Keep only the lines from the start of the data through the line containing "Answer: -237823978580973035889/584594436231618524134 ≈", and output them exactly.
# # #
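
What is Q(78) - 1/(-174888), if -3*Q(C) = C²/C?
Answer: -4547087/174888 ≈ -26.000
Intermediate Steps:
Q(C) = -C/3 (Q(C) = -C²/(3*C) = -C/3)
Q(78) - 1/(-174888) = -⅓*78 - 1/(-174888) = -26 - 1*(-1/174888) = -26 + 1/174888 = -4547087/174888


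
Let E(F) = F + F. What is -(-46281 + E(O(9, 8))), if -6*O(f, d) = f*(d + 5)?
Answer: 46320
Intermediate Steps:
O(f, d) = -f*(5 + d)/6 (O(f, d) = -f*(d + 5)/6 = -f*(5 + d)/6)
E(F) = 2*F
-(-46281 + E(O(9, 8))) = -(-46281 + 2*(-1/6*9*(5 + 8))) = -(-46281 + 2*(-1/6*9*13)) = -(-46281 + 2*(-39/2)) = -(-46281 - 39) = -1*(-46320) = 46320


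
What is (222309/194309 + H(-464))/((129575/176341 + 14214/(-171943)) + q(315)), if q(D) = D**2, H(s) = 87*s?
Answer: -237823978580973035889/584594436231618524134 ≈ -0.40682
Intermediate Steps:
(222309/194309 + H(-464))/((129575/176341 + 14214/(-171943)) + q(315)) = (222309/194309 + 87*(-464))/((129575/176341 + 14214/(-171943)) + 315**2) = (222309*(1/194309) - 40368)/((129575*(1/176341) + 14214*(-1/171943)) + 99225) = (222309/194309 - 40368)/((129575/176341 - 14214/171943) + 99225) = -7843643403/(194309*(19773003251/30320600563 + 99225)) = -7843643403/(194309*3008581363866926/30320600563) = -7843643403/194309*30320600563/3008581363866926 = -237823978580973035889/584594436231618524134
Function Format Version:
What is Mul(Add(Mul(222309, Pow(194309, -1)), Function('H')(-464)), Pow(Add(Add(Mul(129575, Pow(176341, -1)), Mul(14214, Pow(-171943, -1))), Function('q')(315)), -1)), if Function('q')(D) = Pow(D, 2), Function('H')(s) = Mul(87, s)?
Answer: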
# # #
# Solution to the exercise:
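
What is Q(78) - 1/(-174888), if -3*Q(C) = C²/C?
Answer: -4547087/174888 ≈ -26.000
Intermediate Steps:
Q(C) = -C/3 (Q(C) = -C²/(3*C) = -C/3)
Q(78) - 1/(-174888) = -⅓*78 - 1/(-174888) = -26 - 1*(-1/174888) = -26 + 1/174888 = -4547087/174888


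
Let E(F) = F + F. What is -(-46281 + E(O(9, 8))), if -6*O(f, d) = f*(d + 5)?
Answer: 46320
Intermediate Steps:
O(f, d) = -f*(5 + d)/6 (O(f, d) = -f*(d + 5)/6 = -f*(5 + d)/6)
E(F) = 2*F
-(-46281 + E(O(9, 8))) = -(-46281 + 2*(-1/6*9*(5 + 8))) = -(-46281 + 2*(-1/6*9*13)) = -(-46281 + 2*(-39/2)) = -(-46281 - 39) = -1*(-46320) = 46320


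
What is (222309/194309 + H(-464))/((129575/176341 + 14214/(-171943)) + q(315)), if q(D) = D**2, H(s) = 87*s?
Answer: -237823978580973035889/584594436231618524134 ≈ -0.40682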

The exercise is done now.